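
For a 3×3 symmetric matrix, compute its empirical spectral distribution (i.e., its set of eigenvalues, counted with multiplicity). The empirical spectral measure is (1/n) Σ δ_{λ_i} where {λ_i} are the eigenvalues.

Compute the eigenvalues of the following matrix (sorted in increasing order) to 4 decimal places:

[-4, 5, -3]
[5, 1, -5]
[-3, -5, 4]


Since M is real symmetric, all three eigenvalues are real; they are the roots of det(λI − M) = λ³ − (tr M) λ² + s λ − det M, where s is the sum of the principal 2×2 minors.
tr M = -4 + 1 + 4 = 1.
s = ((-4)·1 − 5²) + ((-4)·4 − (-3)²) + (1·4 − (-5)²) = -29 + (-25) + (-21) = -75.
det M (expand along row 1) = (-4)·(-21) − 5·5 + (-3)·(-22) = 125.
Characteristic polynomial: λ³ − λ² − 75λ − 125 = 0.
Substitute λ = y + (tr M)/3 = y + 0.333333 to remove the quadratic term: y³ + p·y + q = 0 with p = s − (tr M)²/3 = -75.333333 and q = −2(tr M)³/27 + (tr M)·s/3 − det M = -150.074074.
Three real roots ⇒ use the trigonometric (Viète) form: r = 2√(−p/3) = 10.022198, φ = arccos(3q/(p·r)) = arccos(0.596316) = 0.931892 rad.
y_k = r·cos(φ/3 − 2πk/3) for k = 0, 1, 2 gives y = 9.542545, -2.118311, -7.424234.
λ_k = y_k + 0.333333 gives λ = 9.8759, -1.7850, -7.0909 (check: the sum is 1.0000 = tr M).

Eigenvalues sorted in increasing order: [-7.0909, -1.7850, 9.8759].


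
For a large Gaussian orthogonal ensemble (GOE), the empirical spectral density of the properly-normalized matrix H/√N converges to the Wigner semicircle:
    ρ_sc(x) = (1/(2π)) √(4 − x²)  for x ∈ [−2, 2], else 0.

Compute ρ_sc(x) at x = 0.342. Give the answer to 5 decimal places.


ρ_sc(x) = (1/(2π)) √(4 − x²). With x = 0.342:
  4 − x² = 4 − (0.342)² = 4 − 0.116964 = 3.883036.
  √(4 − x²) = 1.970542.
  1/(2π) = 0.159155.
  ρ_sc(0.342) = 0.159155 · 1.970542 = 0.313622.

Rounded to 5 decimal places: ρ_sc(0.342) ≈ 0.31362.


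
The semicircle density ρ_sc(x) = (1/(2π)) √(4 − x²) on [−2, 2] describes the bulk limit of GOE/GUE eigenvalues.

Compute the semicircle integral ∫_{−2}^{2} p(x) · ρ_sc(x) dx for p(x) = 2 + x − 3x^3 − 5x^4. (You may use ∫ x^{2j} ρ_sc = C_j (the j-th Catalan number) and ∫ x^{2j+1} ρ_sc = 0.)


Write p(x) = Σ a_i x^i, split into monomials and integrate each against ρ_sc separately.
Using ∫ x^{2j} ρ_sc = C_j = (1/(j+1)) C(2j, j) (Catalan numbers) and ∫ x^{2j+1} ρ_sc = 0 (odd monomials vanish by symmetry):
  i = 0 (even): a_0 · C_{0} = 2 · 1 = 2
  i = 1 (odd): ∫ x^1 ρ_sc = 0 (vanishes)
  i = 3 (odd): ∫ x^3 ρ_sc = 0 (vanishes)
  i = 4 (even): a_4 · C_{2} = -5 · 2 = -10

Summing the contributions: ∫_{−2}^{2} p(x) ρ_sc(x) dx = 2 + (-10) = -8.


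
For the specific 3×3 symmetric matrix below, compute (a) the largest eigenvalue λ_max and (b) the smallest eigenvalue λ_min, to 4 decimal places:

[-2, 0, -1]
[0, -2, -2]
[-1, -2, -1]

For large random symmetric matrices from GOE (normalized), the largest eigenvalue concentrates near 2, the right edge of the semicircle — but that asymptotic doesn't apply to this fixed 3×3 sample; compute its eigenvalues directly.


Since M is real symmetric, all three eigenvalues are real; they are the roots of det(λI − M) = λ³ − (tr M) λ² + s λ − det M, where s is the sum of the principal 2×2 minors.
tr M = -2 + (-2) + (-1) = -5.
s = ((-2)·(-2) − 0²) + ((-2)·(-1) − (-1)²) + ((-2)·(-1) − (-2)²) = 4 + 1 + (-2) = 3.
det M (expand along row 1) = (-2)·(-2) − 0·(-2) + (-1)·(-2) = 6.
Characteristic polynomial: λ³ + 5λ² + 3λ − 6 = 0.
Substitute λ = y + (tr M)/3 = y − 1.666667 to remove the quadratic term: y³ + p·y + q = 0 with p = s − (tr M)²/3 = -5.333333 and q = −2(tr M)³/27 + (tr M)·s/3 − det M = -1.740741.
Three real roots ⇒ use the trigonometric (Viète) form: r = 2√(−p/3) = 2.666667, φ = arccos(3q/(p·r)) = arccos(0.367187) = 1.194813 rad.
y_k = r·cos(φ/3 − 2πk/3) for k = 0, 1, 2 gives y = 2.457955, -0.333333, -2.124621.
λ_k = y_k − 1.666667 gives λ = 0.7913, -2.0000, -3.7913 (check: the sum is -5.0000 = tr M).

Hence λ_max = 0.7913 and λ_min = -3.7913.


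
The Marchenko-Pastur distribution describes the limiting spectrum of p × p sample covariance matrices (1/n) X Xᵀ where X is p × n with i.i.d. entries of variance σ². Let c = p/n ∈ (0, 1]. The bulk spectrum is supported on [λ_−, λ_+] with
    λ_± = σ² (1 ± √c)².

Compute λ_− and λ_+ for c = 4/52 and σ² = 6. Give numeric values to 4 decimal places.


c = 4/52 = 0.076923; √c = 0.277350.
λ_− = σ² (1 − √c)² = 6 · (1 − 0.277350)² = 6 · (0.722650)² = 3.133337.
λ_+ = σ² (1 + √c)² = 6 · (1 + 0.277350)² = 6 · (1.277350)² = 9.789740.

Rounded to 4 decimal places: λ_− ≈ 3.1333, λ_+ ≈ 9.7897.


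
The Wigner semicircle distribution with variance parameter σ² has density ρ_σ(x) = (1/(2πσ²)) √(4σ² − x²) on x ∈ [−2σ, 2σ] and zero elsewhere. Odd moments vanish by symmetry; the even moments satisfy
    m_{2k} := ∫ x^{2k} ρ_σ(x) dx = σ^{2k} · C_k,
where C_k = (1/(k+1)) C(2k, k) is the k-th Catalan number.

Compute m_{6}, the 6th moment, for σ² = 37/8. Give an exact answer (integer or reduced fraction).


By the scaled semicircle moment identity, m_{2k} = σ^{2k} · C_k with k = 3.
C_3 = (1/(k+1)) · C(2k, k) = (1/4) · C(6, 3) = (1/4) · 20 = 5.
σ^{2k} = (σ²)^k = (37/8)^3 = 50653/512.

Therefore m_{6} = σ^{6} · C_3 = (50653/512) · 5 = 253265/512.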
════════════════════
● What the task asks: Restate word for word the entries above from the line with "Compute ρ_sc(x) at" through the line with "The semicircle density", inclusive, leaving out everything else.

● Result of the task:
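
Compute ρ_sc(x) at x = 0.342. Give the answer to 5 decimal places.


ρ_sc(x) = (1/(2π)) √(4 − x²). With x = 0.342:
  4 − x² = 4 − (0.342)² = 4 − 0.116964 = 3.883036.
  √(4 − x²) = 1.970542.
  1/(2π) = 0.159155.
  ρ_sc(0.342) = 0.159155 · 1.970542 = 0.313622.

Rounded to 5 decimal places: ρ_sc(0.342) ≈ 0.31362.


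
The semicircle density ρ_sc(x) = (1/(2π)) √(4 − x²) on [−2, 2] describes the bulk limit of GOE/GUE eigenvalues.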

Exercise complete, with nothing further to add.